■ **Input material**:
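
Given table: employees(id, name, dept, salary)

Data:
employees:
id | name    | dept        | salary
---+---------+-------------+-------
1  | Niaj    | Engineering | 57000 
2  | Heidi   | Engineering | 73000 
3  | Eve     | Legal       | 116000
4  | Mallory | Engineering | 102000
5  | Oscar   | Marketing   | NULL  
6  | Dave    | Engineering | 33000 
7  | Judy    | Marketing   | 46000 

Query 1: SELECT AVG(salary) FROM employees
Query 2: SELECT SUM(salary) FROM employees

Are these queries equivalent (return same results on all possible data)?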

==

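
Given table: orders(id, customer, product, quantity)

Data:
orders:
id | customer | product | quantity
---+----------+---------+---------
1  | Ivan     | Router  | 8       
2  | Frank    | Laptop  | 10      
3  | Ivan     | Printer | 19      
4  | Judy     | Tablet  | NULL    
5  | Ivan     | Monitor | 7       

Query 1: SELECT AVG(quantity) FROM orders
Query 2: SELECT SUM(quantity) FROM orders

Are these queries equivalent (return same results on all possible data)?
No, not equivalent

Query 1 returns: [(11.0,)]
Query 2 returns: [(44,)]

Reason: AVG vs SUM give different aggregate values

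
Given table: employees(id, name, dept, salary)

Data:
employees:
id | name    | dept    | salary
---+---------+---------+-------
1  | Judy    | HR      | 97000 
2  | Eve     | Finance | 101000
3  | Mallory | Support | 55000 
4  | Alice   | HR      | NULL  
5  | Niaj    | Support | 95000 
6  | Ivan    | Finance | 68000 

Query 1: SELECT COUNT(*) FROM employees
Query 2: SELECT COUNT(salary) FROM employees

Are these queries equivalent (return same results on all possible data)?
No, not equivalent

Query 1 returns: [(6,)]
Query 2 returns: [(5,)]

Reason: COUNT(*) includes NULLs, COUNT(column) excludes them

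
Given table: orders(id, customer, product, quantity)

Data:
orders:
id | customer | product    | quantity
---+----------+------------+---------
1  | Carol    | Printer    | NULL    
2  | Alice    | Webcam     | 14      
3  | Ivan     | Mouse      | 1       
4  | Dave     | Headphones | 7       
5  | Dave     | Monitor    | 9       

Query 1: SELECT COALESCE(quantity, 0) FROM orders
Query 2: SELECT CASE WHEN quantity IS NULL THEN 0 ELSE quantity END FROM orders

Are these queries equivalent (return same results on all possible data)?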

■ **Problem requirements**: For each line of the listing that holds the word "Judy", show that line.

■ **Exercise answer**:
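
7  | Judy    | Marketing   | 46000 
4  | Judy     | Tablet  | NULL    
1  | Judy    | HR      | 97000 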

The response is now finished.